◆ INSTRUCTIONS TO FOLLOW
Every line below between the line holding "QRIYCQKCVEFNRAIFIMDPCCCRCTEVDNWCGQYWY" and the line holding "Using the Jukes–Cantor", inclusive, should be repeated exactly, and all other lines omitted.

◆ TASK DATA

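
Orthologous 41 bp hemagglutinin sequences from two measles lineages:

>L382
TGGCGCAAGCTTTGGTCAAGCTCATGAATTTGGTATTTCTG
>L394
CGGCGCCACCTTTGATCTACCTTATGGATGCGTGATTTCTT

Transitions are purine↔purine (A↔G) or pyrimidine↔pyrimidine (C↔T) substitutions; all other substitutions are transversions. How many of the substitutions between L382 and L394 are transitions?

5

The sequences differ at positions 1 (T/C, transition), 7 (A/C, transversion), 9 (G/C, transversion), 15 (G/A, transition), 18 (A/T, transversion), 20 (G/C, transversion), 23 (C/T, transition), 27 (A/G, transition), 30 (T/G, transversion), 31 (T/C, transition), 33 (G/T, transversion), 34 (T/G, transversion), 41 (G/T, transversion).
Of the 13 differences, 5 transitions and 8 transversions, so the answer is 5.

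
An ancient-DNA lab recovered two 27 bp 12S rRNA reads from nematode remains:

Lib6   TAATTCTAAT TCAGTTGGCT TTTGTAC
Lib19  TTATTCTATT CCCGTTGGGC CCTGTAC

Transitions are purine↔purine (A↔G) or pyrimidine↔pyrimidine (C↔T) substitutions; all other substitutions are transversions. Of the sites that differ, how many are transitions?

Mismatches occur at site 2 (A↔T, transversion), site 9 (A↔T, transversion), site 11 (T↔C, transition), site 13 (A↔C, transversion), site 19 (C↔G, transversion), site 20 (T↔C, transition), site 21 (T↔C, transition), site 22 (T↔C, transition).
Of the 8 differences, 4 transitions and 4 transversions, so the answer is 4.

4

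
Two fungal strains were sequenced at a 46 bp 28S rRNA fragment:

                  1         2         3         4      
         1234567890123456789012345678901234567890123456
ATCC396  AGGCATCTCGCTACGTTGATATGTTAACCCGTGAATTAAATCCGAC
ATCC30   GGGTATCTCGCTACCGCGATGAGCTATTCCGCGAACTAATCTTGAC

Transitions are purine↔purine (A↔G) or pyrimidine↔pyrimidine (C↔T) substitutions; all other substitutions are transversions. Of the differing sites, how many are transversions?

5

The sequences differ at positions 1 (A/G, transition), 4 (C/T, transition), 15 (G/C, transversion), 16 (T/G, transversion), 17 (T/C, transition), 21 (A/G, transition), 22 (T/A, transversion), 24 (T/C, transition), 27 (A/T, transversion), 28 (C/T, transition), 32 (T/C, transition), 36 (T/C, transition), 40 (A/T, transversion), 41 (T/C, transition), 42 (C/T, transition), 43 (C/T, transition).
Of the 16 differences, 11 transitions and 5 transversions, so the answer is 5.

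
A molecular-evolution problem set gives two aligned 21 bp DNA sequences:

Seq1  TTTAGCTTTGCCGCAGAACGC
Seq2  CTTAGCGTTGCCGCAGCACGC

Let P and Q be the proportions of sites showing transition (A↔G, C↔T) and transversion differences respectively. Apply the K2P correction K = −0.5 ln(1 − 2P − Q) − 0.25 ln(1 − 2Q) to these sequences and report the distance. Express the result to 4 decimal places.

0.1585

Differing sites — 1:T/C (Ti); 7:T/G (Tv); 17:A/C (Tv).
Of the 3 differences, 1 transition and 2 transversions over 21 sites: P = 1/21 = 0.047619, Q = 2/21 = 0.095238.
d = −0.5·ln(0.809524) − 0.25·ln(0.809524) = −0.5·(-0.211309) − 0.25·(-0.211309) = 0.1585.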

...

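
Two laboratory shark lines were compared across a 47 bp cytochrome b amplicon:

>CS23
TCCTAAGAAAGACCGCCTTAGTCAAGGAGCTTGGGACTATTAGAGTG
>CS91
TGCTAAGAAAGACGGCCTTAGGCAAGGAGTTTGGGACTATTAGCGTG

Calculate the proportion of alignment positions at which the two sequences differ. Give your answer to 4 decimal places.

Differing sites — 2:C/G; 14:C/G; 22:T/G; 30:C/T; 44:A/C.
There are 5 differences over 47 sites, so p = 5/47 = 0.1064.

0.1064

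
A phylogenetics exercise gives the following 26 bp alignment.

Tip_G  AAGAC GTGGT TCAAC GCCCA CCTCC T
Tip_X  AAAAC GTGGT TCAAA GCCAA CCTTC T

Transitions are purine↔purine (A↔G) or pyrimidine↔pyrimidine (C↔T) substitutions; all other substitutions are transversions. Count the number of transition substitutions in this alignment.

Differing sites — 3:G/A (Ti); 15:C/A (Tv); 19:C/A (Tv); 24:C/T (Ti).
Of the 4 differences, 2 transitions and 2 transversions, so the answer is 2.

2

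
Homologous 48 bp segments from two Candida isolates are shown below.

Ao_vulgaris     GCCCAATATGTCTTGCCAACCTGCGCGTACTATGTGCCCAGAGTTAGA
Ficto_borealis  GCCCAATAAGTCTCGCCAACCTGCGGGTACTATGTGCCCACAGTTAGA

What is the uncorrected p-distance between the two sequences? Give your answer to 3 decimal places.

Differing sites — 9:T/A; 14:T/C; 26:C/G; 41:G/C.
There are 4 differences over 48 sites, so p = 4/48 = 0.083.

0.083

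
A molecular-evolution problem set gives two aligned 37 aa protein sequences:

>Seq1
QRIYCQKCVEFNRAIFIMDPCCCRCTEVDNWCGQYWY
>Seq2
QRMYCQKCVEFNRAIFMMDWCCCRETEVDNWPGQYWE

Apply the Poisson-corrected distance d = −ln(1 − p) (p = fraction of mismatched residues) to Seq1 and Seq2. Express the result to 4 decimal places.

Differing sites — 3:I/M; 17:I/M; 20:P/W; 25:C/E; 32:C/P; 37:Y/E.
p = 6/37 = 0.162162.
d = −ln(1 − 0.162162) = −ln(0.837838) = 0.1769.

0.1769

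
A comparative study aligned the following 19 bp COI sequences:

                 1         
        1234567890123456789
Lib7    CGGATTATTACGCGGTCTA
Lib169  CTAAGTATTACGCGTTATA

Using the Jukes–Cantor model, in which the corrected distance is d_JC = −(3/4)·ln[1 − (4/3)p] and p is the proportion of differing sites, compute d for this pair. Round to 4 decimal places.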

---

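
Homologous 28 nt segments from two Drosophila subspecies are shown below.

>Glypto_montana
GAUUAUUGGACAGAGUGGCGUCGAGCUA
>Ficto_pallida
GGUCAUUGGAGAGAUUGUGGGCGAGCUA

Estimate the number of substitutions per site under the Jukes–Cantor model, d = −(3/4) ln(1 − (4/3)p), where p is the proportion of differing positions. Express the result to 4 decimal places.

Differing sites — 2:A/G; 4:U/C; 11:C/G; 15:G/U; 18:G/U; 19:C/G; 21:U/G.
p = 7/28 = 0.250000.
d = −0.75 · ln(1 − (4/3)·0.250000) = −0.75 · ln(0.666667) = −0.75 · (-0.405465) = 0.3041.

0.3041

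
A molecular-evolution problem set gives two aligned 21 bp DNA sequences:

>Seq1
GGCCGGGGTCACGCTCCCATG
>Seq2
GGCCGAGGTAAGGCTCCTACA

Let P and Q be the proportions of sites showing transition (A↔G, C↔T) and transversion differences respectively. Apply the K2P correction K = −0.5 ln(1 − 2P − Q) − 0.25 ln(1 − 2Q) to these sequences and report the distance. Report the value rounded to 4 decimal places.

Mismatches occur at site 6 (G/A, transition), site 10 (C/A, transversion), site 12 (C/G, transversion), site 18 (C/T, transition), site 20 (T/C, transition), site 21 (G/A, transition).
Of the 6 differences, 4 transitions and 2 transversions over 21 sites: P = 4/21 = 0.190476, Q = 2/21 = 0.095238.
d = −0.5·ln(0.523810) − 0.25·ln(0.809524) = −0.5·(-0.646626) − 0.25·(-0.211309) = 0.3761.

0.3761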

◆ OUTPUT BELOW
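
QRIYCQKCVEFNRAIFIMDPCCCRCTEVDNWCGQYWY
>Seq2
QRMYCQKCVEFNRAIFMMDWCCCRETEVDNWPGQYWE

Apply the Poisson-corrected distance d = −ln(1 − p) (p = fraction of mismatched residues) to Seq1 and Seq2. Express the result to 4 decimal places.

Differing sites — 3:I/M; 17:I/M; 20:P/W; 25:C/E; 32:C/P; 37:Y/E.
p = 6/37 = 0.162162.
d = −ln(1 − 0.162162) = −ln(0.837838) = 0.1769.

0.1769

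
A comparative study aligned the following 19 bp COI sequences:

                 1         
        1234567890123456789
Lib7    CGGATTATTACGCGGTCTA
Lib169  CTAAGTATTACGCGTTATA

Using the Jukes–Cantor model, in which the corrected distance is d_JC = −(3/4)·ln[1 − (4/3)p] and p is the proportion of differing sites, compute d for this pair. Round to 4 decimal places.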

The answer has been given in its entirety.